Goal of the exercise: When you reach the line with "In the market" in the data below, begin printing lines exactly, and stop once the line with "Suppose demand and" has been printed.

Given entries:
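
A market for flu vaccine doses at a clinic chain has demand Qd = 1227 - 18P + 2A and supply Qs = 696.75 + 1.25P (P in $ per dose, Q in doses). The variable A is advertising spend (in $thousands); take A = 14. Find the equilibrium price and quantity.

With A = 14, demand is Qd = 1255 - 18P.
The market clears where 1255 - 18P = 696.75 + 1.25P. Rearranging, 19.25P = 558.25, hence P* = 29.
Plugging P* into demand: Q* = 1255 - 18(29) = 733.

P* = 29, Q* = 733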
--
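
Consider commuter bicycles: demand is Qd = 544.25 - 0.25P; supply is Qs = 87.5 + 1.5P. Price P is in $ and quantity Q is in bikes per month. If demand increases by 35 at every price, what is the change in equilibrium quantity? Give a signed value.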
---
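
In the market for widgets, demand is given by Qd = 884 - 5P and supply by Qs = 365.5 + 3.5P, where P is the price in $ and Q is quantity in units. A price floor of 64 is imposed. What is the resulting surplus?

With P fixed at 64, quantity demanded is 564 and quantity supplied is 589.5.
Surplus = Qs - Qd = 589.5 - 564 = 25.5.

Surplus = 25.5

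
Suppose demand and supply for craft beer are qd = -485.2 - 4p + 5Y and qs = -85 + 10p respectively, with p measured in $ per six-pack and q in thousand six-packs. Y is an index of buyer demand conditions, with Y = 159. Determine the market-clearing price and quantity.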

Response to the exercise:
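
In the market for widgets, demand is given by Qd = 884 - 5P and supply by Qs = 365.5 + 3.5P, where P is the price in $ and Q is quantity in units. A price floor of 64 is imposed. What is the resulting surplus?

With P fixed at 64, quantity demanded is 564 and quantity supplied is 589.5.
Surplus = Qs - Qd = 589.5 - 564 = 25.5.

Surplus = 25.5

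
Suppose demand and supply for craft beer are qd = -485.2 - 4p + 5Y and qs = -85 + 10p respectively, with p measured in $ per six-pack and q in thousand six-packs. Y is an index of buyer demand conditions, with Y = 159. Determine the market-clearing price and quantity.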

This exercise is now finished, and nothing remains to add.